(Stored entries)
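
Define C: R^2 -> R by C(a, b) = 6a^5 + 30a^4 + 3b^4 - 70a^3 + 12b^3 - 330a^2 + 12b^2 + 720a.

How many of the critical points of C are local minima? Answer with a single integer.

C separates as a function of a plus a function of b, so ∇C=0 decouples.
∂C/∂a = 30(a - 2)(a - 1)(a + 3)(a + 4) = 0 at a ∈ {-4, -3, 1, 2}; ∂C/∂b = 12b(b + 1)(b + 2) = 0 at b ∈ {-2, -1, 0}.
The Hessian is diagonal: diag(C_aa, C_bb). Second derivatives: C_aa(-4)=-900, C_aa(-3)=600, C_aa(1)=-600, C_aa(2)=900; C_bb(-2)=24, C_bb(-1)=-12, C_bb(0)=24.
Local minima occur where both diagonal entries positive: (-3, -2), (-3, 0), (2, -2), (2, 0). Count: 4.

4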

What you need to do:
Retype every entry without changing anything.

Expected answer:
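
Define C: R^2 -> R by C(a, b) = 6a^5 + 30a^4 + 3b^4 - 70a^3 + 12b^3 - 330a^2 + 12b^2 + 720a.

How many of the critical points of C are local minima? Answer with a single integer.

C separates as a function of a plus a function of b, so ∇C=0 decouples.
∂C/∂a = 30(a - 2)(a - 1)(a + 3)(a + 4) = 0 at a ∈ {-4, -3, 1, 2}; ∂C/∂b = 12b(b + 1)(b + 2) = 0 at b ∈ {-2, -1, 0}.
The Hessian is diagonal: diag(C_aa, C_bb). Second derivatives: C_aa(-4)=-900, C_aa(-3)=600, C_aa(1)=-600, C_aa(2)=900; C_bb(-2)=24, C_bb(-1)=-12, C_bb(0)=24.
Local minima occur where both diagonal entries positive: (-3, -2), (-3, 0), (2, -2), (2, 0). Count: 4.

4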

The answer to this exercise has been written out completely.